* [Extracted records]
Start of Block

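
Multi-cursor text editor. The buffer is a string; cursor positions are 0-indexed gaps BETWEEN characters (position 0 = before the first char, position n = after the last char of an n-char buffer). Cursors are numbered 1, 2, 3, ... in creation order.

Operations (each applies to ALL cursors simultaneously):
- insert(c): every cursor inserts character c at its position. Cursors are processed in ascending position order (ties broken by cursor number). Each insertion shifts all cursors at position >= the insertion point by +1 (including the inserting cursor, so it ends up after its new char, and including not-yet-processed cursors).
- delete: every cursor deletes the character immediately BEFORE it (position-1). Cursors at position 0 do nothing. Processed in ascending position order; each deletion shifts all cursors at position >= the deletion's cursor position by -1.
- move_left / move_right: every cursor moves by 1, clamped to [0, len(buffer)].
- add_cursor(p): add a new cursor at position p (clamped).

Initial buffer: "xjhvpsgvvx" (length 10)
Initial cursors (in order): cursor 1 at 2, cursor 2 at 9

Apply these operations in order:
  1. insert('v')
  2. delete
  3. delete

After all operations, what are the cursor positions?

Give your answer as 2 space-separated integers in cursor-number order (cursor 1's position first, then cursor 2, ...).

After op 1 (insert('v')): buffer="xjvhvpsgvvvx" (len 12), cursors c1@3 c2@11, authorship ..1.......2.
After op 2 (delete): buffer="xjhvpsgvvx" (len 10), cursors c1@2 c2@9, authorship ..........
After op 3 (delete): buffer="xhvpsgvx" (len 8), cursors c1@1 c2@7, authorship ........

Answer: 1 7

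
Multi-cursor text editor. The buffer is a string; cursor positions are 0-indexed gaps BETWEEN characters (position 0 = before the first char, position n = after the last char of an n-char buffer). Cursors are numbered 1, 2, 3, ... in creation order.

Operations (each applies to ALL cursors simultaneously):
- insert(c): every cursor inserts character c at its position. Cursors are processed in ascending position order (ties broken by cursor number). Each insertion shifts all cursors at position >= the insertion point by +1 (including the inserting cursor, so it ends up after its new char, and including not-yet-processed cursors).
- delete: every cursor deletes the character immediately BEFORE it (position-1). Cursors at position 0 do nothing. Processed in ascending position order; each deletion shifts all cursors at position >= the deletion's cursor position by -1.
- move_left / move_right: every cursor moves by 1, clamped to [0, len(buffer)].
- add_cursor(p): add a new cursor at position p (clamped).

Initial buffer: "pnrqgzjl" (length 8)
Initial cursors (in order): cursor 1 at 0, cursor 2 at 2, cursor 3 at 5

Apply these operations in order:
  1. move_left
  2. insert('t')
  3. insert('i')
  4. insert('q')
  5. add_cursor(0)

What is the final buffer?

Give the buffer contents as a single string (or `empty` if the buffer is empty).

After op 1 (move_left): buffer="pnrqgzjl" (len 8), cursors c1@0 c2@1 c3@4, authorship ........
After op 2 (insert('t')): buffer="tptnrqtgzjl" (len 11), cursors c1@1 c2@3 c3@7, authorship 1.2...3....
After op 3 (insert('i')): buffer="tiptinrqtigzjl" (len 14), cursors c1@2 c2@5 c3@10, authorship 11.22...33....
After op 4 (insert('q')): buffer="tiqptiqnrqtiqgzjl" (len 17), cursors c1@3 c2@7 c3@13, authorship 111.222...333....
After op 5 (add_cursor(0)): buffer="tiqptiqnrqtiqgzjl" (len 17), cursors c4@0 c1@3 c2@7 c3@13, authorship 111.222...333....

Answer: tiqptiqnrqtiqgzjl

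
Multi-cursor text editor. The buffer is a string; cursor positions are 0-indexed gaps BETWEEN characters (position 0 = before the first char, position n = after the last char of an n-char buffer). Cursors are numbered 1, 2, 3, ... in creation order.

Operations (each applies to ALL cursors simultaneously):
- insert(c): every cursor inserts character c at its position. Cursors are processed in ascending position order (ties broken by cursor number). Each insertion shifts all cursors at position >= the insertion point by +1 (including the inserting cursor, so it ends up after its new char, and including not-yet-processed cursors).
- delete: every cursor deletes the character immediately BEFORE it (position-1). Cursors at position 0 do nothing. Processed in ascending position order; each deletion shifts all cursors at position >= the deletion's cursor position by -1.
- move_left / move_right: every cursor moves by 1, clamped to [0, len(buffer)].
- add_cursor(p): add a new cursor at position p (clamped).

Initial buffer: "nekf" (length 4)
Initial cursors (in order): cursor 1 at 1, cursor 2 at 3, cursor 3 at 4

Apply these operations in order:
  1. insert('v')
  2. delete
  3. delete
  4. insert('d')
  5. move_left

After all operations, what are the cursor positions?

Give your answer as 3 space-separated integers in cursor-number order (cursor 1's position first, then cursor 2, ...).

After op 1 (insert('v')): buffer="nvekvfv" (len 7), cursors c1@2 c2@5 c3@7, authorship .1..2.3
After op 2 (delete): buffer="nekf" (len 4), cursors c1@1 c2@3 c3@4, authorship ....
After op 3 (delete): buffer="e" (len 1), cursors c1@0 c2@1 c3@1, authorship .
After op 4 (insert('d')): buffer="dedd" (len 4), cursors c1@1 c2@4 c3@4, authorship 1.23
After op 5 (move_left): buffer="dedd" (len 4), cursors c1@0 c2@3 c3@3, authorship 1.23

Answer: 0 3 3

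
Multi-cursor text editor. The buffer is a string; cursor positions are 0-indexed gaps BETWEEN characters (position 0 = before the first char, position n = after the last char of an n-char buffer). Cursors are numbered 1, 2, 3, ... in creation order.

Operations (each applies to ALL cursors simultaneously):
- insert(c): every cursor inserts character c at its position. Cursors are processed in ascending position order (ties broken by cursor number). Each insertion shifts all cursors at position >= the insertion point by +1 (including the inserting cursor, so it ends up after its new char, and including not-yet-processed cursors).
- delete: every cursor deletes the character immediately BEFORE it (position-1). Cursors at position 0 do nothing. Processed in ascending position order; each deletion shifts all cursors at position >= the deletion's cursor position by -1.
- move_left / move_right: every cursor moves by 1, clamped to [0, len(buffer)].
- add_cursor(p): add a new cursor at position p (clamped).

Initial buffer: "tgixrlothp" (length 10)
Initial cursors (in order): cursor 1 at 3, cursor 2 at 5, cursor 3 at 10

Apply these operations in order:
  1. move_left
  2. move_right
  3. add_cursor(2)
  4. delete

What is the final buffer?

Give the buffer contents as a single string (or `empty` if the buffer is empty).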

End of Block
Start of Block

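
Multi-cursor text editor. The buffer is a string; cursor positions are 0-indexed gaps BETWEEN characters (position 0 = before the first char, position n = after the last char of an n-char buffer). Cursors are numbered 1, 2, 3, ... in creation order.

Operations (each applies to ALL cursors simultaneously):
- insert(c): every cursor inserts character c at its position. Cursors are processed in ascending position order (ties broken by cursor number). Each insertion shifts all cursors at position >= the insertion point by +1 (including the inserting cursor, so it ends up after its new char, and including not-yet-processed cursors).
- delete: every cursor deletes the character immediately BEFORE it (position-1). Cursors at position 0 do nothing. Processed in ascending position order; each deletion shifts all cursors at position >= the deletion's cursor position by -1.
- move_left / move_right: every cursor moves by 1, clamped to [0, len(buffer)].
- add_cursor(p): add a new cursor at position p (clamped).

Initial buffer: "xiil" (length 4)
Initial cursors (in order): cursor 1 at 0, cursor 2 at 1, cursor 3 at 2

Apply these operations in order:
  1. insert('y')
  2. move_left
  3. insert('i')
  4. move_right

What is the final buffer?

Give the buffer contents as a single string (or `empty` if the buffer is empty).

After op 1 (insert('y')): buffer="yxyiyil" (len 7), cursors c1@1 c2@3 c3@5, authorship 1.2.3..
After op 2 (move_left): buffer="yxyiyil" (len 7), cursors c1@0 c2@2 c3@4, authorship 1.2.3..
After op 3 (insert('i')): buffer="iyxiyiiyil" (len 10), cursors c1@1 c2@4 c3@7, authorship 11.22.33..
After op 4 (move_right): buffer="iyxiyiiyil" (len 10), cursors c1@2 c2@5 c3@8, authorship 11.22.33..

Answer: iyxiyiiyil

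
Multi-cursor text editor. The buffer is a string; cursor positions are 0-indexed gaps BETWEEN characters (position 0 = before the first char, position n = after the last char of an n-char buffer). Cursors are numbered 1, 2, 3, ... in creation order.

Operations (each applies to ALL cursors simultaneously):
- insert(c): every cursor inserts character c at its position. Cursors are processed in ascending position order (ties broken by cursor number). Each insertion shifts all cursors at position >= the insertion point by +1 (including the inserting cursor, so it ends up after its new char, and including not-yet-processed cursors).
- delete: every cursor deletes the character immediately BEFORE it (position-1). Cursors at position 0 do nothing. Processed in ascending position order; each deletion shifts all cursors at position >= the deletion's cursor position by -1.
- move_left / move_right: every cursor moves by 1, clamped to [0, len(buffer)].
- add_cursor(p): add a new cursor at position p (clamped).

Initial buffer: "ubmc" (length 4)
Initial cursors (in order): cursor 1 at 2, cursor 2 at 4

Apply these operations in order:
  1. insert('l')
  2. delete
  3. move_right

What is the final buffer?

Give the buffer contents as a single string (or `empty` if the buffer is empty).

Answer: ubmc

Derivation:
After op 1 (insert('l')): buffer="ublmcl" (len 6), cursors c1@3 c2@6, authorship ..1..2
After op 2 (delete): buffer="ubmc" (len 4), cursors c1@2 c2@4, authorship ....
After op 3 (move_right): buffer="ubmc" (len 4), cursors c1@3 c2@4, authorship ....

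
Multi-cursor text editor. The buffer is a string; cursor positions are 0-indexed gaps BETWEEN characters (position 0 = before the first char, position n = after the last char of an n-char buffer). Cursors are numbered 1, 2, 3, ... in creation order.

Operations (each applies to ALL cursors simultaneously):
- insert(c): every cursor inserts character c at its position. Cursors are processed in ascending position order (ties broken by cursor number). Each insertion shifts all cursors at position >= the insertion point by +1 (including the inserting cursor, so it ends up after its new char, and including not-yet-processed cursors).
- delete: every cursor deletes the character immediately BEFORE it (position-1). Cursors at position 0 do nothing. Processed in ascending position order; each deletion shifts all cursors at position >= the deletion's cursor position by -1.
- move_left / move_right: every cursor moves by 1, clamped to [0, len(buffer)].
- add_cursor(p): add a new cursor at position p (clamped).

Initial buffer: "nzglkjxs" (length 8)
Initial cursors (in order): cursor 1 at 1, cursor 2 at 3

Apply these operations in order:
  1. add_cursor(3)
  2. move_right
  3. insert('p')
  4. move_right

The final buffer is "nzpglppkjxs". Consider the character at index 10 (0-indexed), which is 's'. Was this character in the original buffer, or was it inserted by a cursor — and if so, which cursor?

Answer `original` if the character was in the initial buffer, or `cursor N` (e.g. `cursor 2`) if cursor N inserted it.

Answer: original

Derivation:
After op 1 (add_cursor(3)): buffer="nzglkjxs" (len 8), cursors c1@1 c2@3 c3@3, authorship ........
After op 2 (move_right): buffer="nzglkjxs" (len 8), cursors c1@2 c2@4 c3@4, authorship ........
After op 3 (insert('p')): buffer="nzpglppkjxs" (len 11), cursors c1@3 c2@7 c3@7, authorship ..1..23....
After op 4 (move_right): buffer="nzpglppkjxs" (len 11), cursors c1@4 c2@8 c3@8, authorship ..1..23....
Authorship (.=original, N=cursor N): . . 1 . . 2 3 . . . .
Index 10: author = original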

End of Block
Start of Block

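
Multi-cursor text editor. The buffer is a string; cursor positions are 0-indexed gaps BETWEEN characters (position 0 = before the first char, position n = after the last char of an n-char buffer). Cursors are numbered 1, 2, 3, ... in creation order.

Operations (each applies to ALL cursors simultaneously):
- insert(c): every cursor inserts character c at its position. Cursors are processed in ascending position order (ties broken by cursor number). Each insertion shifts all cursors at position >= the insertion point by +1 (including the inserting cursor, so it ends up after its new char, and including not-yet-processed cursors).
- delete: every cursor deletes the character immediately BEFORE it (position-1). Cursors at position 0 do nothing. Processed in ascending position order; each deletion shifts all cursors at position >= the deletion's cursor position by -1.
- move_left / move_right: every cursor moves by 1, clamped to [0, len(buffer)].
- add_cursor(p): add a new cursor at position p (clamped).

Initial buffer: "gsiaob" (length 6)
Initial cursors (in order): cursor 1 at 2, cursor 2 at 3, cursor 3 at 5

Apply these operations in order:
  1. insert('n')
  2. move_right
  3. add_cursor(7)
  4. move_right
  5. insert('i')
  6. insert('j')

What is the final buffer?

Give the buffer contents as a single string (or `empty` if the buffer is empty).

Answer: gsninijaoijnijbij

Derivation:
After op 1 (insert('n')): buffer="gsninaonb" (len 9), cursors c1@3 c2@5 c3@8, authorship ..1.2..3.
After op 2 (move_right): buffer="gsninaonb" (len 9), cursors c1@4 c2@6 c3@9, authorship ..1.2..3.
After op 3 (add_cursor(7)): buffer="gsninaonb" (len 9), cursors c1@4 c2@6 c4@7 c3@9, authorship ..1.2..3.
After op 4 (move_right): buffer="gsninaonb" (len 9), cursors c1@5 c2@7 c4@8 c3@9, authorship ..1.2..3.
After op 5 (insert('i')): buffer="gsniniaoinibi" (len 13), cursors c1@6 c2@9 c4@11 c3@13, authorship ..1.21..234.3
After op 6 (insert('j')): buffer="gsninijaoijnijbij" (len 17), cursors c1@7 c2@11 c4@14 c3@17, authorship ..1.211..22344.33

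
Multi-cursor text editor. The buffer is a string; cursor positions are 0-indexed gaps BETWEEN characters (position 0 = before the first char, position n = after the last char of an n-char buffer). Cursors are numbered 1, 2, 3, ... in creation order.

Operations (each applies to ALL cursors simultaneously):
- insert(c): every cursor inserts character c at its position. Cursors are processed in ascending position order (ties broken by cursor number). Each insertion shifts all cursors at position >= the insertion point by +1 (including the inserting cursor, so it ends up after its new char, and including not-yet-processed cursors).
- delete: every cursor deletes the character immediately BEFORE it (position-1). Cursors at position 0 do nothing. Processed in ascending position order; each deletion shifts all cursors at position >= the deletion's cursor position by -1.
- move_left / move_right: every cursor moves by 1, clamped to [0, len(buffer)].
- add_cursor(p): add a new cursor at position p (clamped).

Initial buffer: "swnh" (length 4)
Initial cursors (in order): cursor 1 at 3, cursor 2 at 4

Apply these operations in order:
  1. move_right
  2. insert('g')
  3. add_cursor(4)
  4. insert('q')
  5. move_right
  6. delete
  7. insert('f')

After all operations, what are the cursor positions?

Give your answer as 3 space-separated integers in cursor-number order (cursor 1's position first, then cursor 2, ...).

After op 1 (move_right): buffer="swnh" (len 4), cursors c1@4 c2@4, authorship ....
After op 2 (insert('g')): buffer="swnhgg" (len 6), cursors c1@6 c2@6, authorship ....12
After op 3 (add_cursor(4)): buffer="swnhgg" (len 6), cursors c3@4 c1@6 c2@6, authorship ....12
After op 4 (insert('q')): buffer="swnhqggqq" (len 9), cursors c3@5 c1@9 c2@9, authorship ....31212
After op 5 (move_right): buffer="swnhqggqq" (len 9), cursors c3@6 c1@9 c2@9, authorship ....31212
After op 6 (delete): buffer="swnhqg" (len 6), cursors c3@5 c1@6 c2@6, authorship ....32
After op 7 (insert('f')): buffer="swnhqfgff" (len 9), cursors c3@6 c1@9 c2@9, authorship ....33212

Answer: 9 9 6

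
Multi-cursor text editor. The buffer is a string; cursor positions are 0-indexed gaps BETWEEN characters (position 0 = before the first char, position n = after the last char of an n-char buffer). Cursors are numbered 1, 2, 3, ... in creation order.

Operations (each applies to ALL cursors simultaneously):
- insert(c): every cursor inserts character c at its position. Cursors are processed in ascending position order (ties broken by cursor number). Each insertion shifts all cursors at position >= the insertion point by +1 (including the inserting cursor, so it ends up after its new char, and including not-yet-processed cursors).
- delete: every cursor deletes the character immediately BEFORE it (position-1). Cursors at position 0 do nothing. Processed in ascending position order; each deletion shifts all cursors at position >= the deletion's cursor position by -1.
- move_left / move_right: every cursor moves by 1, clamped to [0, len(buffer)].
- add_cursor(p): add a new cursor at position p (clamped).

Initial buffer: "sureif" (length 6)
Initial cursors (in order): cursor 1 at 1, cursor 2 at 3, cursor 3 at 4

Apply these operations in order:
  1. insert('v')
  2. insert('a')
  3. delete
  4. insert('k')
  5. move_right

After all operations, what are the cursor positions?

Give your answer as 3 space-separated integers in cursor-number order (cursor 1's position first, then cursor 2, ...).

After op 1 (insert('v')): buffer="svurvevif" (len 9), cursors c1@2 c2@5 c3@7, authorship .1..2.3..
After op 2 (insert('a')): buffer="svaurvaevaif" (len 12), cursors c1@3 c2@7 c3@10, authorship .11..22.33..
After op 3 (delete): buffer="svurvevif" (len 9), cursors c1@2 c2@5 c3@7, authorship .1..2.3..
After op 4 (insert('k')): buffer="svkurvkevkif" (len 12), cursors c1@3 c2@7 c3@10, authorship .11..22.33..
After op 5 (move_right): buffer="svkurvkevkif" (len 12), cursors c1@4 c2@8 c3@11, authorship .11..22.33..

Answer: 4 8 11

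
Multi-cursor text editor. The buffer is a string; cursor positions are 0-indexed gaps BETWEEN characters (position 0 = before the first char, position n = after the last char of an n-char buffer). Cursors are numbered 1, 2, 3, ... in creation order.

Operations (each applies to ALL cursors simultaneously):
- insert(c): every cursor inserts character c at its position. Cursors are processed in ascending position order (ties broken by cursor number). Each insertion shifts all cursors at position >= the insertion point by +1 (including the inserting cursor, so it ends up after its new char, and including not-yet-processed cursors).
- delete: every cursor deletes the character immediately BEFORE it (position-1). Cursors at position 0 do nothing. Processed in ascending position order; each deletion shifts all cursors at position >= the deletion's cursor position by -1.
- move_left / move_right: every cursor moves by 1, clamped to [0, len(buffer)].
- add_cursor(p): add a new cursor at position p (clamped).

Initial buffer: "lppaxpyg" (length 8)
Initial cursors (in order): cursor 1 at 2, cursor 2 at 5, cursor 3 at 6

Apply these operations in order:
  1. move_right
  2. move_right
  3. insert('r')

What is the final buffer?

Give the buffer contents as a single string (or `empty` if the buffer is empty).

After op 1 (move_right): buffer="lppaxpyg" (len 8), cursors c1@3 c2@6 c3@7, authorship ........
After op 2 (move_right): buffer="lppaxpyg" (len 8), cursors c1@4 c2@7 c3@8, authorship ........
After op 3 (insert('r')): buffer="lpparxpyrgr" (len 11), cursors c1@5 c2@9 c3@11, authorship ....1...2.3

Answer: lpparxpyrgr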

End of Block

* [Work instruction] Across the data above, count the lines that include the word "length", and respond with the number alone.

* [Solution for this exercise] 11